WHAT IS BEING ASKED - How does the data below read from its first line through the line containing "An axis-aligned path from the origin goes left by d2, then"? Print those lines exactly.

Saved data entries:
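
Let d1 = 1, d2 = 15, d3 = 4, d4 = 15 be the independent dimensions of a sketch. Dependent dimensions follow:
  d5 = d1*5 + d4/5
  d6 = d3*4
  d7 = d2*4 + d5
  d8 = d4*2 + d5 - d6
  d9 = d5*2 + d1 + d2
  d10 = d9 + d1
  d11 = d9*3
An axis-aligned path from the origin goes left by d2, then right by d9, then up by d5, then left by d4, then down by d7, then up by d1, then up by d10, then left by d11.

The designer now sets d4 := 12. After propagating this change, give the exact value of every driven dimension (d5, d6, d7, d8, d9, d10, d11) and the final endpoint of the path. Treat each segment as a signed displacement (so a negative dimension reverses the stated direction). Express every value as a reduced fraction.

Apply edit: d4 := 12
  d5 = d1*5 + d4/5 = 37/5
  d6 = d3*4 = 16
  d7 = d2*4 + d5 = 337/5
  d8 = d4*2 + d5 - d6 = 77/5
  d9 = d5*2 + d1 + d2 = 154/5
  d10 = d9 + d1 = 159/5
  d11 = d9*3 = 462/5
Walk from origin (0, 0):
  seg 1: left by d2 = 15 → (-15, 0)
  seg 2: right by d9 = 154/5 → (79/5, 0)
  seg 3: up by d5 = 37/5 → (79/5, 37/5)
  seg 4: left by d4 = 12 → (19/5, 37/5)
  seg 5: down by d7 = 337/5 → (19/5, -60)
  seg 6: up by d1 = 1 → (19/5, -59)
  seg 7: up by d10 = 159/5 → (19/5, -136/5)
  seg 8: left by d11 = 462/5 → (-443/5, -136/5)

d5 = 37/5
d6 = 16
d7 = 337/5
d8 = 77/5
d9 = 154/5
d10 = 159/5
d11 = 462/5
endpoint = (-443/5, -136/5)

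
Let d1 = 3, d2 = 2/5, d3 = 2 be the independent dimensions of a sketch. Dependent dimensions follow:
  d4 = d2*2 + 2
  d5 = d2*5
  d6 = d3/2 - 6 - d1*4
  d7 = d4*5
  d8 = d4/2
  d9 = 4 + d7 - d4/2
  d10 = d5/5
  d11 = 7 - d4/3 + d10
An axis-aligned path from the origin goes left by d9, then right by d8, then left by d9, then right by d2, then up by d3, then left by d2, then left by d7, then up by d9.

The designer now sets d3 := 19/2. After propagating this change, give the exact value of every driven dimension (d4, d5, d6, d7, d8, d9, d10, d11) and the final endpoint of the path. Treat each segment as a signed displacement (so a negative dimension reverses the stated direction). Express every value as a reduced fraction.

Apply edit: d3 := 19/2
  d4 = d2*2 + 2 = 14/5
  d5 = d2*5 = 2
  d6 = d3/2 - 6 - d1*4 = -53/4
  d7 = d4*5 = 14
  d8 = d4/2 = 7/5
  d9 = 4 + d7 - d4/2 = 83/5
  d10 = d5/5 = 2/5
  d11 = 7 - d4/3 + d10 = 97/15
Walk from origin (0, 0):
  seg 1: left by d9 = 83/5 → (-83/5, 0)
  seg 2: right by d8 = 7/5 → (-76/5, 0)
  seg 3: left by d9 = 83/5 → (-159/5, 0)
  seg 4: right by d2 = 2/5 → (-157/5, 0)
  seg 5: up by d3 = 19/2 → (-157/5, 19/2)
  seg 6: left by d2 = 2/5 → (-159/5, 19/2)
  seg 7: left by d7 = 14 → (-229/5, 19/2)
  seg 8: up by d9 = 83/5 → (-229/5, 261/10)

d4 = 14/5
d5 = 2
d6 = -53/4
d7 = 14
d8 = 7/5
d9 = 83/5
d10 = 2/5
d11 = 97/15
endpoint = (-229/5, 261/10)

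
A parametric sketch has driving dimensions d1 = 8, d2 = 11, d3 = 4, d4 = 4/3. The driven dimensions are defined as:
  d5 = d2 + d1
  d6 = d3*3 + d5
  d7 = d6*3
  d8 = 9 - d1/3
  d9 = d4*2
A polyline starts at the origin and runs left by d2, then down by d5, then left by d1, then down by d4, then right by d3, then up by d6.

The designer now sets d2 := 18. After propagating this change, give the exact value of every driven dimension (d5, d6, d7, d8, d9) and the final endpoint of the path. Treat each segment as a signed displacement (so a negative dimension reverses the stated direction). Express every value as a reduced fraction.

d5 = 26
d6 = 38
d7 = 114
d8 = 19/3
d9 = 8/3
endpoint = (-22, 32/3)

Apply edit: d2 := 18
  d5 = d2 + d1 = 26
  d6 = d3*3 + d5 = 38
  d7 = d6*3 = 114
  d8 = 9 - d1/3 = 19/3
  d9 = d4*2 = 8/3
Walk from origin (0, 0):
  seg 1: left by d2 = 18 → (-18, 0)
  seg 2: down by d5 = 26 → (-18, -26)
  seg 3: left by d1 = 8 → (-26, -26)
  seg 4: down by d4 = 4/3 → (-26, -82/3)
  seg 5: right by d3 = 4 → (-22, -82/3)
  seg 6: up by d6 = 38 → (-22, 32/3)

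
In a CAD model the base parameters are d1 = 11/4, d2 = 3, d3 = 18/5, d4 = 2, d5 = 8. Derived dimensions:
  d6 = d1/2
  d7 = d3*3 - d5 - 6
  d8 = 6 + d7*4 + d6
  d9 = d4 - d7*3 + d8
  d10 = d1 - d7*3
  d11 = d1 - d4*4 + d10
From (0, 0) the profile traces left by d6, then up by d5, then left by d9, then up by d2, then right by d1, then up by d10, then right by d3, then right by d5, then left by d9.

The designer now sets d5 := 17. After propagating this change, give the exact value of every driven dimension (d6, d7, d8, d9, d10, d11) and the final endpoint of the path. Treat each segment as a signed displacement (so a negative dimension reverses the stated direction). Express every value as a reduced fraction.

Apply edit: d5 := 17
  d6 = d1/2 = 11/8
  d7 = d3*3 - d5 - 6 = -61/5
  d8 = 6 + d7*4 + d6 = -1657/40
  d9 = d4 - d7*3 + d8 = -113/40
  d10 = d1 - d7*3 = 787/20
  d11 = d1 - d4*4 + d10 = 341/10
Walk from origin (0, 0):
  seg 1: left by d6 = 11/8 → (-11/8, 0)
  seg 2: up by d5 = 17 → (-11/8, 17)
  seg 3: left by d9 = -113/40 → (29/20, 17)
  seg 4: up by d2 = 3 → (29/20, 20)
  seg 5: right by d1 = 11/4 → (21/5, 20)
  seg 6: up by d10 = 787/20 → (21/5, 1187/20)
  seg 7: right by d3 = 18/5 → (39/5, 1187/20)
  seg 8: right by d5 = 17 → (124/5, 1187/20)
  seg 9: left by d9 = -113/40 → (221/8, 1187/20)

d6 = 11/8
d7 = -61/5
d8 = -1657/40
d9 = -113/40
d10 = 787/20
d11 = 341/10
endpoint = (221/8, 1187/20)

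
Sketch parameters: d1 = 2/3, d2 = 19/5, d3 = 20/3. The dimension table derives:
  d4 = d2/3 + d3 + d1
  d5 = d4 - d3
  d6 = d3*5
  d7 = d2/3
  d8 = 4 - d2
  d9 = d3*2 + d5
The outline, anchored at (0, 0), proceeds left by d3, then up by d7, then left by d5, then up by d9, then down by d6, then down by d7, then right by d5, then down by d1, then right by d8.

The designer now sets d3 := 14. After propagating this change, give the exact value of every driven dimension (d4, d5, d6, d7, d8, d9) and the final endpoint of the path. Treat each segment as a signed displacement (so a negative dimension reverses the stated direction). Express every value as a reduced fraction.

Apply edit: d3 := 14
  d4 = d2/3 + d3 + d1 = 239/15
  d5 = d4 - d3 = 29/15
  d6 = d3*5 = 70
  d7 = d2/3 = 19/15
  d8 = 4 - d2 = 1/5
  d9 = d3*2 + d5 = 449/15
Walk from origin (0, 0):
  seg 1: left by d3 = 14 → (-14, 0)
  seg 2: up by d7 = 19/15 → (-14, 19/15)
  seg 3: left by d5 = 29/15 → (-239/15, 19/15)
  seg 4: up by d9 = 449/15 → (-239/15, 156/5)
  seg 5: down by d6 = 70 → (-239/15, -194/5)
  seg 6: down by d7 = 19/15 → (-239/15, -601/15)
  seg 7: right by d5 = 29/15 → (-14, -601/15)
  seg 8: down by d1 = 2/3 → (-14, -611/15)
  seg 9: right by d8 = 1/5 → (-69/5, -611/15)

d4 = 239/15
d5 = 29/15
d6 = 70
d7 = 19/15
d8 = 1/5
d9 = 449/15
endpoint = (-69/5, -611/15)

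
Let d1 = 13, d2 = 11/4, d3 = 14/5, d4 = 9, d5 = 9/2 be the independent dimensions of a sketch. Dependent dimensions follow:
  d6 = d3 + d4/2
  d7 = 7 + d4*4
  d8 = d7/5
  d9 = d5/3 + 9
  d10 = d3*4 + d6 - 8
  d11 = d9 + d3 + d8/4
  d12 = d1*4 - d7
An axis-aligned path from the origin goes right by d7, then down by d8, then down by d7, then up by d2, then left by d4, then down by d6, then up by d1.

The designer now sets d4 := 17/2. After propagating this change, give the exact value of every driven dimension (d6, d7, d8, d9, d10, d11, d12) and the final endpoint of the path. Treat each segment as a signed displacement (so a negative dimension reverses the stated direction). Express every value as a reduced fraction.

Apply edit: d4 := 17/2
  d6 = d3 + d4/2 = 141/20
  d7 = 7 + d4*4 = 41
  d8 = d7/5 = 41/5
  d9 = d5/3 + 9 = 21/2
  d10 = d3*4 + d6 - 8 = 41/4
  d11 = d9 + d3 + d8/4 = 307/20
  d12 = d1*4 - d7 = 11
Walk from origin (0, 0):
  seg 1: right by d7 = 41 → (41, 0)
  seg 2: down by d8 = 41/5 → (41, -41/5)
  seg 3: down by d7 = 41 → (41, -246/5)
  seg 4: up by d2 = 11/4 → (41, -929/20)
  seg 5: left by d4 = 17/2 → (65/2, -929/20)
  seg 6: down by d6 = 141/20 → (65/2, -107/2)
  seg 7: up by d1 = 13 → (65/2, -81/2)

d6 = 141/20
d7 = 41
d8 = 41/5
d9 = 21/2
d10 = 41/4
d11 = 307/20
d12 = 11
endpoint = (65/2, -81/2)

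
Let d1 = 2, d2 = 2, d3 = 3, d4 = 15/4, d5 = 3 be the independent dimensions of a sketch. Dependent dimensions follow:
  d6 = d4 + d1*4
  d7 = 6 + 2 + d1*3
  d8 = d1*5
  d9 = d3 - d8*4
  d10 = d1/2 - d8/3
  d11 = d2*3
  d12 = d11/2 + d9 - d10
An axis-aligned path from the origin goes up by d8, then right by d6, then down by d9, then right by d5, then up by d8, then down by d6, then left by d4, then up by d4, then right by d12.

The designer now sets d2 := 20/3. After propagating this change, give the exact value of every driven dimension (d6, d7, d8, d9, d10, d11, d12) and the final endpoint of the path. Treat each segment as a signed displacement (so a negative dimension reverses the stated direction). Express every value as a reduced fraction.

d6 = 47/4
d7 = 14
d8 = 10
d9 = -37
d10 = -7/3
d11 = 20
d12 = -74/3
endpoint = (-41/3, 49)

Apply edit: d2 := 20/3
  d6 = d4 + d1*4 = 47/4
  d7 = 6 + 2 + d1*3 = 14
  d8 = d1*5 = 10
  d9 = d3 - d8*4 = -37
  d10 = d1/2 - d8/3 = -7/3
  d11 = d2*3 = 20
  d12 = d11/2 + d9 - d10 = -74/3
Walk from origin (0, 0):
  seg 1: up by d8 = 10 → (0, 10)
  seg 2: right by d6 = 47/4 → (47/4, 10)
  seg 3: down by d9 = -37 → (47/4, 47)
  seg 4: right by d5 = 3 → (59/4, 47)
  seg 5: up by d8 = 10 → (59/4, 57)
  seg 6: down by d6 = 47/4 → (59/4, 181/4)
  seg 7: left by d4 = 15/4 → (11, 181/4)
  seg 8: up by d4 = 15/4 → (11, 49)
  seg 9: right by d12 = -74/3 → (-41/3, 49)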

RESULT OF THE EXERCISE -
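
Let d1 = 1, d2 = 15, d3 = 4, d4 = 15 be the independent dimensions of a sketch. Dependent dimensions follow:
  d5 = d1*5 + d4/5
  d6 = d3*4
  d7 = d2*4 + d5
  d8 = d4*2 + d5 - d6
  d9 = d5*2 + d1 + d2
  d10 = d9 + d1
  d11 = d9*3
An axis-aligned path from the origin goes left by d2, then right by d9, then up by d5, then left by d4, then down by d7, then up by d1, then up by d10, then left by d11.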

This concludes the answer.